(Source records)
____________________
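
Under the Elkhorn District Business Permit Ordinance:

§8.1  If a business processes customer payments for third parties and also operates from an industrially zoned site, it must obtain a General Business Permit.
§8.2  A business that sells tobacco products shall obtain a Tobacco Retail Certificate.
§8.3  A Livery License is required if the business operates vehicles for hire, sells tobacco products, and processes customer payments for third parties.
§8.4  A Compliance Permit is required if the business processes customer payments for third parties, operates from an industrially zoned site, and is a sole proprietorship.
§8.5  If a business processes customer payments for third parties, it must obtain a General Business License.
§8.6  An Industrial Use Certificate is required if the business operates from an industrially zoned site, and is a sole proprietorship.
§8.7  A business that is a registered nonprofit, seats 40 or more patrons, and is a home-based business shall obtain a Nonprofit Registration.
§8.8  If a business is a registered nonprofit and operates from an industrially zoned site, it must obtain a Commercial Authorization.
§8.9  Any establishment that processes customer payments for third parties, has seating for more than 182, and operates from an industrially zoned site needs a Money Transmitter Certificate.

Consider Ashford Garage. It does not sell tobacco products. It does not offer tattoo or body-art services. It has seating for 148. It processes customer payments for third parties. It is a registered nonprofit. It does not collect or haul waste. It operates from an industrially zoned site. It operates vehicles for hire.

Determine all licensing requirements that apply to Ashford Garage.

Commercial Authorization, General Business License, General Business Permit

§8.1 processes customer payments for third parties; operates from an industrially zoned site → General Business Permit required.
§8.2 does not sell tobacco products → Tobacco Retail Certificate not required.
§8.3 operates vehicles for hire; does not sell tobacco products; processes customer payments for third parties → Livery License not required.
§8.4 processes customer payments for third parties; operates from an industrially zoned site; is a registered nonprofit (not: is a sole proprietorship) → Compliance Permit not required.
§8.5 processes customer payments for third parties → General Business License required.
§8.6 operates from an industrially zoned site; is a registered nonprofit (not: is a sole proprietorship) → Industrial Use Certificate not required.
§8.7 is a registered nonprofit; seating 148 ≥ 40; operates from an industrially zoned site (not: is a home-based business) → Nonprofit Registration not required.
§8.8 is a registered nonprofit; operates from an industrially zoned site → Commercial Authorization required.
§8.9 processes customer payments for third parties; seating 148 ≤ 182; operates from an industrially zoned site → Money Transmitter Certificate not required.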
____________________
EXERCISE INSTRUCTIONS -
Each line of the data is to be restated exactly.

RESULT FOR THIS EXERCISE -
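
Under the Elkhorn District Business Permit Ordinance:

§8.1  If a business processes customer payments for third parties and also operates from an industrially zoned site, it must obtain a General Business Permit.
§8.2  A business that sells tobacco products shall obtain a Tobacco Retail Certificate.
§8.3  A Livery License is required if the business operates vehicles for hire, sells tobacco products, and processes customer payments for third parties.
§8.4  A Compliance Permit is required if the business processes customer payments for third parties, operates from an industrially zoned site, and is a sole proprietorship.
§8.5  If a business processes customer payments for third parties, it must obtain a General Business License.
§8.6  An Industrial Use Certificate is required if the business operates from an industrially zoned site, and is a sole proprietorship.
§8.7  A business that is a registered nonprofit, seats 40 or more patrons, and is a home-based business shall obtain a Nonprofit Registration.
§8.8  If a business is a registered nonprofit and operates from an industrially zoned site, it must obtain a Commercial Authorization.
§8.9  Any establishment that processes customer payments for third parties, has seating for more than 182, and operates from an industrially zoned site needs a Money Transmitter Certificate.

Consider Ashford Garage. It does not sell tobacco products. It does not offer tattoo or body-art services. It has seating for 148. It processes customer payments for third parties. It is a registered nonprofit. It does not collect or haul waste. It operates from an industrially zoned site. It operates vehicles for hire.

Determine all licensing requirements that apply to Ashford Garage.

Commercial Authorization, General Business License, General Business Permit

§8.1 processes customer payments for third parties; operates from an industrially zoned site → General Business Permit required.
§8.2 does not sell tobacco products → Tobacco Retail Certificate not required.
§8.3 operates vehicles for hire; does not sell tobacco products; processes customer payments for third parties → Livery License not required.
§8.4 processes customer payments for third parties; operates from an industrially zoned site; is a registered nonprofit (not: is a sole proprietorship) → Compliance Permit not required.
§8.5 processes customer payments for third parties → General Business License required.
§8.6 operates from an industrially zoned site; is a registered nonprofit (not: is a sole proprietorship) → Industrial Use Certificate not required.
§8.7 is a registered nonprofit; seating 148 ≥ 40; operates from an industrially zoned site (not: is a home-based business) → Nonprofit Registration not required.
§8.8 is a registered nonprofit; operates from an industrially zoned site → Commercial Authorization required.
§8.9 processes customer payments for third parties; seating 148 ≤ 182; operates from an industrially zoned site → Money Transmitter Certificate not required.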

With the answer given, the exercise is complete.